**What is required:** What you return must be every line from the beginning of the data through the line holding "Answer: -205/33 ≈ -6.2121", unchanged.

**Data:**
○ ○ ○

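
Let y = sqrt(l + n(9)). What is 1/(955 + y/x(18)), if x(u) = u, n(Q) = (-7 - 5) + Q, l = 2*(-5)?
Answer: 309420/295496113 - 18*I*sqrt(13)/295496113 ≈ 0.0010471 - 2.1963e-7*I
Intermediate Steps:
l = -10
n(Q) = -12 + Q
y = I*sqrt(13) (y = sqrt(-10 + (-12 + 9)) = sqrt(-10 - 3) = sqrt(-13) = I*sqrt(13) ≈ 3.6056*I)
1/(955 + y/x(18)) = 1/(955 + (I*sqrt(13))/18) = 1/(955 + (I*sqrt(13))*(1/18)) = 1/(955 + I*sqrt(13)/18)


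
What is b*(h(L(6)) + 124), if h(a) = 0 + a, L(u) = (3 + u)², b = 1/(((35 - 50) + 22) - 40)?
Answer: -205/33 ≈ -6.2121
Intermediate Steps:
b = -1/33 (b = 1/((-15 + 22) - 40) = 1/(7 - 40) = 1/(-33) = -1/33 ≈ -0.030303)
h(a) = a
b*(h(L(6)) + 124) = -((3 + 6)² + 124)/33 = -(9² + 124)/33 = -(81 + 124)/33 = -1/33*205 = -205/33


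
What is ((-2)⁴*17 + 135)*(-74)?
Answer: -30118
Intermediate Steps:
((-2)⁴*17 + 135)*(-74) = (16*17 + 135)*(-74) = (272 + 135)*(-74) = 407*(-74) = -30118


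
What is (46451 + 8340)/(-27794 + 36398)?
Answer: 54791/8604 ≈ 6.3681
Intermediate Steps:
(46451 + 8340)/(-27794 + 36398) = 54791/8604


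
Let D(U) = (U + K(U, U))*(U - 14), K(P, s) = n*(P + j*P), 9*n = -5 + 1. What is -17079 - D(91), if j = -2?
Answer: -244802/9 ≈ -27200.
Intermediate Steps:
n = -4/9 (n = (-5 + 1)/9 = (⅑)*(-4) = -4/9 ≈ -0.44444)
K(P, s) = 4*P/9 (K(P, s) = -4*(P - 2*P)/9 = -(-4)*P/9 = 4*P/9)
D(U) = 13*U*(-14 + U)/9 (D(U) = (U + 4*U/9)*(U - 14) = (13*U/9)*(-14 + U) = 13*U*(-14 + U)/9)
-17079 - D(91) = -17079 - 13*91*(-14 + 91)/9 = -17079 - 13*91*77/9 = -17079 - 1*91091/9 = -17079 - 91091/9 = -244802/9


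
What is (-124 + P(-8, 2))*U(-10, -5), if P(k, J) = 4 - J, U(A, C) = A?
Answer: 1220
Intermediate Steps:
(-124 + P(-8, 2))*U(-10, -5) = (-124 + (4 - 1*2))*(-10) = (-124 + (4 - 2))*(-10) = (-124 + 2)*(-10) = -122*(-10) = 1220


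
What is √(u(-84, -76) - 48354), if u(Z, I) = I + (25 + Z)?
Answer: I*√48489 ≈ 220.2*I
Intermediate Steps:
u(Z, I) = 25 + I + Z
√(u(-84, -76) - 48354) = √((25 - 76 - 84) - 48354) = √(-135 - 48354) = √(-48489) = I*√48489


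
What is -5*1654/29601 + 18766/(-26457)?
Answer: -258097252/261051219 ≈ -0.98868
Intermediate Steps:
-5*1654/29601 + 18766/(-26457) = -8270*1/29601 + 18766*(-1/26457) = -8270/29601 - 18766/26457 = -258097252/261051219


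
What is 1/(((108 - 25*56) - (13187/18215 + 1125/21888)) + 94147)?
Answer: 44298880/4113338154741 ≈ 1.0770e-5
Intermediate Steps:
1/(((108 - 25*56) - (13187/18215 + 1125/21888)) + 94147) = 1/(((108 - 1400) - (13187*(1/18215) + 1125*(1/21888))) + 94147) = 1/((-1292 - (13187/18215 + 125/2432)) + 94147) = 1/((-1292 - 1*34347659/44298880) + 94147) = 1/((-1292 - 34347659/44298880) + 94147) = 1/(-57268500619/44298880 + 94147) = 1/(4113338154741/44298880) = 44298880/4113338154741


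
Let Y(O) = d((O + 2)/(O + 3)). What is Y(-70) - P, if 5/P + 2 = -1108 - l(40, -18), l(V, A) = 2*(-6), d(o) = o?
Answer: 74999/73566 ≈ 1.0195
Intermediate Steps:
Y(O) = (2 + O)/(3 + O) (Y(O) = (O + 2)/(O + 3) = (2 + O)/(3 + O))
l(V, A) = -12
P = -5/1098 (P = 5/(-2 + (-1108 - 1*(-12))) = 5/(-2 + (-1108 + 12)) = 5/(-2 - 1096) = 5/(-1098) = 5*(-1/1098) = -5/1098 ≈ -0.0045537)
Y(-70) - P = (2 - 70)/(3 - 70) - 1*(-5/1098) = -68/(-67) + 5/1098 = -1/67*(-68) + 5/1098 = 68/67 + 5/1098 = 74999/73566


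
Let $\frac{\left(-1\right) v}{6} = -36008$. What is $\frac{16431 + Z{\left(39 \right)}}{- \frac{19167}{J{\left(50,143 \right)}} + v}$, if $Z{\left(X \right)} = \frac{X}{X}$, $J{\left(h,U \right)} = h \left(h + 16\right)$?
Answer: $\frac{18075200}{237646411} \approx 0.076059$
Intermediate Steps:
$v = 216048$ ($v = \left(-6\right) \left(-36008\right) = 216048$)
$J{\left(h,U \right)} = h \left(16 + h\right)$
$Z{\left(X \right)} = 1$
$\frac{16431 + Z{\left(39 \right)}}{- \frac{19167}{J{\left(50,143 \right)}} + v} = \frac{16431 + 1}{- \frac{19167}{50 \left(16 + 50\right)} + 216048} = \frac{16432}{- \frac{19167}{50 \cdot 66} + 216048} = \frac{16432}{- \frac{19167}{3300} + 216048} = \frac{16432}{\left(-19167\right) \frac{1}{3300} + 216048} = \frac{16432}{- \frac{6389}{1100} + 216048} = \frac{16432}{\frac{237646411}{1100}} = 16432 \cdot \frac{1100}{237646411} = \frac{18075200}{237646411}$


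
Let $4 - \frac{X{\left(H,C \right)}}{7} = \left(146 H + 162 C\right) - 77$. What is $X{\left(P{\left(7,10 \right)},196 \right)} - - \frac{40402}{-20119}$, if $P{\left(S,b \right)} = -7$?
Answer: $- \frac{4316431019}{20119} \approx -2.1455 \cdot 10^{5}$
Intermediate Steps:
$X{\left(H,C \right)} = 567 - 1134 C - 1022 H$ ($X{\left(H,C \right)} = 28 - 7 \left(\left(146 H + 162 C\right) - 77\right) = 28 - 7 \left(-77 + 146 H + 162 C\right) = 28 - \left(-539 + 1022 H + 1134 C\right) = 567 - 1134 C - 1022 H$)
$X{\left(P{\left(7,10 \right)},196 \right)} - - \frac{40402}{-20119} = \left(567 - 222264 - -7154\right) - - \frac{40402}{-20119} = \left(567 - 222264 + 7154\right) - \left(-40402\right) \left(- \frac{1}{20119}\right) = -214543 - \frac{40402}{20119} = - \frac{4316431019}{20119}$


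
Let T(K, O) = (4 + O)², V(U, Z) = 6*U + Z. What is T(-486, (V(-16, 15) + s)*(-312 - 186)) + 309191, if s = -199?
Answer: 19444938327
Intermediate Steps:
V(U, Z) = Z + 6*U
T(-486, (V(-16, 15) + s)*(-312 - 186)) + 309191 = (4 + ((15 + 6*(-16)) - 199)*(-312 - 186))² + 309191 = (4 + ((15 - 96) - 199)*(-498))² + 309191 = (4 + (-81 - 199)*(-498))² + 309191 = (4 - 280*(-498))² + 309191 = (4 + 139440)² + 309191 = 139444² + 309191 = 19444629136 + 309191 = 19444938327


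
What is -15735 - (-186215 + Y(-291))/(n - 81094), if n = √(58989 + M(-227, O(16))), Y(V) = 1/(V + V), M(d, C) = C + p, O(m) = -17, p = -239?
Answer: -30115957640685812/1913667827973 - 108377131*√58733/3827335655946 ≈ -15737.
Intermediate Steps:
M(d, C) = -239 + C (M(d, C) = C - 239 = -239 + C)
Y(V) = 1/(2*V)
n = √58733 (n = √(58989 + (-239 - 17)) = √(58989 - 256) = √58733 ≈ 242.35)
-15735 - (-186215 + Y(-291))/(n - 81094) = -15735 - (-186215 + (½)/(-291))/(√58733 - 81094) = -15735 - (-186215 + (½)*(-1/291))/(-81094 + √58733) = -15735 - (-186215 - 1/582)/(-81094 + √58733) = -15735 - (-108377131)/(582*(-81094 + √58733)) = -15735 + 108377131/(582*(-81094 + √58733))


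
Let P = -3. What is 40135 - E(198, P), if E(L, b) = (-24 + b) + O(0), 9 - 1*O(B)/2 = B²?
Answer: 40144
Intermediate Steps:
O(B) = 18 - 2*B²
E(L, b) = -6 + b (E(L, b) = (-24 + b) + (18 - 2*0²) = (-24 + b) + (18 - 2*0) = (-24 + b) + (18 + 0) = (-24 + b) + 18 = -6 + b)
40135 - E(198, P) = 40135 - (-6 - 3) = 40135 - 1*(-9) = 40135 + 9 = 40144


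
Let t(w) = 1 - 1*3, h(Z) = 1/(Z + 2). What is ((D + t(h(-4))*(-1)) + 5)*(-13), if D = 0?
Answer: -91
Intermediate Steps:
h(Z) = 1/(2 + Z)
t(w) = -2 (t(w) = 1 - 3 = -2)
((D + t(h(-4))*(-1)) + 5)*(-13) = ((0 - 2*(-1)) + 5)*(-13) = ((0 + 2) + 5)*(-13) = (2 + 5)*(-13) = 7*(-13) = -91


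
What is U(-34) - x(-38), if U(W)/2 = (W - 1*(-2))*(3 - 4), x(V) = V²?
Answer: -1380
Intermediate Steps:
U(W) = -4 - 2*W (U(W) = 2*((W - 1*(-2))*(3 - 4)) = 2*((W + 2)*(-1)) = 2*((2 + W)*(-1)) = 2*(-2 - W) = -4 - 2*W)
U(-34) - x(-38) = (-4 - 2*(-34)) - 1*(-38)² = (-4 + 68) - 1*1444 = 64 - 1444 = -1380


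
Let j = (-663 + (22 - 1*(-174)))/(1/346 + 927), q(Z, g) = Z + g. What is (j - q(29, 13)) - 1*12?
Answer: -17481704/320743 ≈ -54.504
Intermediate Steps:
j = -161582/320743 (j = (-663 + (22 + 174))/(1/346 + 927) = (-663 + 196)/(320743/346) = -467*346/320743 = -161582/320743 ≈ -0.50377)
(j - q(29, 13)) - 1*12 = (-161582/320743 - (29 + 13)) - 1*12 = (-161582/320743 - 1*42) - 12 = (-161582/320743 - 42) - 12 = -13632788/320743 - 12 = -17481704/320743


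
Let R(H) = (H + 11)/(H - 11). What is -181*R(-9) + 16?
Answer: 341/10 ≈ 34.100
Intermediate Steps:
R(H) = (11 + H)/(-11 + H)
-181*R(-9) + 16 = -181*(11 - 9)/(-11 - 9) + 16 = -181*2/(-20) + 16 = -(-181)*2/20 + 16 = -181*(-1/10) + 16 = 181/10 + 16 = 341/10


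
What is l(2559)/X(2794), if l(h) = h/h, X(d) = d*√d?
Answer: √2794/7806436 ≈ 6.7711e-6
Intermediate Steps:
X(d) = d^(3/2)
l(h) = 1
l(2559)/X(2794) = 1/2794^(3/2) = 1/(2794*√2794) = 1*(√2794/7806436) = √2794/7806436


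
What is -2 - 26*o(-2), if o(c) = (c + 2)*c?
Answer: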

○ ○ ○

**Answer section:**
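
Let y = sqrt(l + n(9)). What is 1/(955 + y/x(18)), if x(u) = u, n(Q) = (-7 - 5) + Q, l = 2*(-5)?
Answer: 309420/295496113 - 18*I*sqrt(13)/295496113 ≈ 0.0010471 - 2.1963e-7*I
Intermediate Steps:
l = -10
n(Q) = -12 + Q
y = I*sqrt(13) (y = sqrt(-10 + (-12 + 9)) = sqrt(-10 - 3) = sqrt(-13) = I*sqrt(13) ≈ 3.6056*I)
1/(955 + y/x(18)) = 1/(955 + (I*sqrt(13))/18) = 1/(955 + (I*sqrt(13))*(1/18)) = 1/(955 + I*sqrt(13)/18)


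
What is b*(h(L(6)) + 124), if h(a) = 0 + a, L(u) = (3 + u)², b = 1/(((35 - 50) + 22) - 40)?
Answer: -205/33 ≈ -6.2121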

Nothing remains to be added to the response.